(INFORMATION PROVIDED Opens)

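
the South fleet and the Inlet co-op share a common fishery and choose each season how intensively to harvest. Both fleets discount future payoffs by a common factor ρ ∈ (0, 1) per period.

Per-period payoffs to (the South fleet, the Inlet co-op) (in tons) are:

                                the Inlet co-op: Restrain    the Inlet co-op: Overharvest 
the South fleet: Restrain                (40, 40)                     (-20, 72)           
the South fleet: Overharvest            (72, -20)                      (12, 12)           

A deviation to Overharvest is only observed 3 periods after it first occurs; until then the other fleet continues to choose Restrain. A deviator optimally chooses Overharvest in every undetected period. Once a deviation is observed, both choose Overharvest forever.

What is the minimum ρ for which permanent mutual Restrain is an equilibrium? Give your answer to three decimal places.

A deviator earns 72 for 3 periods, then 12 forever; cooperating earns 40 forever. Multiplying the IC by (1−ρ):
40 ≥ 72(1−ρ^3) + 12ρ^3, so 60·ρ^3 ≥ 32 and ρ^3 ≥ 8/15.
ρ ≥ (8/15)^(1/3) ≈ 0.811.

0.811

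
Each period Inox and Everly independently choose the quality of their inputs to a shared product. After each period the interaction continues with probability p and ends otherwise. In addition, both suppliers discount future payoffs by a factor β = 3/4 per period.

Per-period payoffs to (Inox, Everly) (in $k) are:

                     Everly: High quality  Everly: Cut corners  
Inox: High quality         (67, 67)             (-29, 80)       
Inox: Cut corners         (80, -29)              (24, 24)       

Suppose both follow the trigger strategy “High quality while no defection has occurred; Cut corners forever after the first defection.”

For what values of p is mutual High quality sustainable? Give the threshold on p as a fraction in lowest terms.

With continuation probability p and discount β, the effective per-period discount factor is βp.
Grim-trigger IC: βp ≥ (80−67)/(80−24) = 13/56.
So p ≥ (13/56)/(3/4) = 13/42.

13/42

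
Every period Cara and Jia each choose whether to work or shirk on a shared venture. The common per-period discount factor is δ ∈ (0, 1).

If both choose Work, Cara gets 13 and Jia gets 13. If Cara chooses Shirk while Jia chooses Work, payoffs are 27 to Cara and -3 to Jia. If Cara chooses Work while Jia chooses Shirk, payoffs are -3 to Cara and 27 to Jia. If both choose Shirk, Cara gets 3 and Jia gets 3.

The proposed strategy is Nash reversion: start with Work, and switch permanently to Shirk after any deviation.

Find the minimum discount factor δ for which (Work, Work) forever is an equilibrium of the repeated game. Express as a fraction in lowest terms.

Under grim trigger the critical discount factor is (T−C)/(T−P) with T = 27, C = 13, P = 3.
δ* = (27−13)/(27−3) = 14/24 = 7/12.

7/12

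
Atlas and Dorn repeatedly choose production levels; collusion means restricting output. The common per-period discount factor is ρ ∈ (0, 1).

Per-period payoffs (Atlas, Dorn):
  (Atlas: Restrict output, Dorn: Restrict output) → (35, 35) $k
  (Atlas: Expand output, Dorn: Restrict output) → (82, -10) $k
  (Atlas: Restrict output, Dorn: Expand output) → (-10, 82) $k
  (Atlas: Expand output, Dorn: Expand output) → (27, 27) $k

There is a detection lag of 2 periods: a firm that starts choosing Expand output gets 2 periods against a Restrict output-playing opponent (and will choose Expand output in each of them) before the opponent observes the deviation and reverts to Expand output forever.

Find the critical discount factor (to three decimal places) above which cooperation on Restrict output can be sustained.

Deviating for the 2 undetected periods gains 82−35 = 47 per period over cooperation, then loses 35−27 = 8 per period forever once punishment starts.
Gain: 47(1 + ρ + … + ρ^1); loss: 8·ρ^2/(1−ρ).
No profitable deviation ⇔ 47(1−ρ^2) ≤ 8·ρ^2, i.e. ρ^2 ≥ 47/(47+8) = 47/55.
Hence ρ ≥ (47/55)^(1/2) ≈ 0.924.

0.924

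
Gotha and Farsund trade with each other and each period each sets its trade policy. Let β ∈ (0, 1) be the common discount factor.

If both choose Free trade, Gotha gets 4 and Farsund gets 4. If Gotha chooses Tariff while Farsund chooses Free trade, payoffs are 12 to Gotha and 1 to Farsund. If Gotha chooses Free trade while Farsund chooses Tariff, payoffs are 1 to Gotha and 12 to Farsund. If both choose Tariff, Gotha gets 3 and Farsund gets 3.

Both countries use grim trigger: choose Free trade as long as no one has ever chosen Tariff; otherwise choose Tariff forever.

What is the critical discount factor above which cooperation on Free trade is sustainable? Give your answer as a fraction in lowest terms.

Cooperation forever yields 4 each period: 4/(1−β).
Deviating yields 12 once, then 3 forever: 12 + 3β/(1−β).
No profitable deviation requires 4/(1−β) ≥ 12 + 3β/(1−β).
Multiplying by (1−β): 4 ≥ 12(1−β) + 3β = 12 − 9β.
So 9β ≥ 8, i.e. β ≥ 8/9.

8/9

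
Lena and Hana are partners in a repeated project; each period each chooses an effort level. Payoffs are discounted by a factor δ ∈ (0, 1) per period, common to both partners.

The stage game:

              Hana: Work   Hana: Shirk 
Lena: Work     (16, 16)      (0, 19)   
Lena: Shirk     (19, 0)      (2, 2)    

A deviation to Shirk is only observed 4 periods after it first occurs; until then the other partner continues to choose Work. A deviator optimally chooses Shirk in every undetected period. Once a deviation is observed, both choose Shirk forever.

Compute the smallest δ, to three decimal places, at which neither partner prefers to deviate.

A deviator earns 19 for 4 periods, then 2 forever; cooperating earns 16 forever. Multiplying the IC by (1−δ):
16 ≥ 19(1−δ^4) + 2δ^4, so 17·δ^4 ≥ 3 and δ^4 ≥ 3/17.
δ ≥ (3/17)^(1/4) ≈ 0.648.

0.648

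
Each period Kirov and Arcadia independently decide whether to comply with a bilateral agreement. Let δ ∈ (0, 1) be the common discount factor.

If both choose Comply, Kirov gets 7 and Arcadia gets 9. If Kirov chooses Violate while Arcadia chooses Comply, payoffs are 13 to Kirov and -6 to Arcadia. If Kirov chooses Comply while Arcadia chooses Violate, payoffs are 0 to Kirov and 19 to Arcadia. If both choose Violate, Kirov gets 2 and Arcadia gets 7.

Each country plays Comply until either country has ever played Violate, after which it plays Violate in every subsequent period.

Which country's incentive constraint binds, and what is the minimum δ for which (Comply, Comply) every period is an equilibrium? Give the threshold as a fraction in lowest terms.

Arcadia; δ ≥ 5/6

For Kirov: deviation gain 13−7 = 6, per-period punishment loss 7−2 = 5. IC gives δ ≥ 6/11.
For Arcadia: gain 10, loss 2 per period, so δ ≥ 10/12 = 5/6.
The tighter constraint is Arcadia's, so cooperation needs δ ≥ 5/6.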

(INFORMATION PROVIDED Closes)

PROBLEM TO SOLVE =>
Out of the data above, set down the lines from the one with "(Atlas: Restrict output, Dorn: Expand" to the one with "There is a detection", both included, exactly as written and with no additions.

EXERCISE RESULT =>
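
  (Atlas: Restrict output, Dorn: Expand output) → (-10, 82) $k
  (Atlas: Expand output, Dorn: Expand output) → (27, 27) $k

There is a detection lag of 2 periods: a firm that starts choosing Expand output gets 2 periods against a Restrict output-playing opponent (and will choose Expand output in each of them) before the opponent observes the deviation and reverts to Expand output forever.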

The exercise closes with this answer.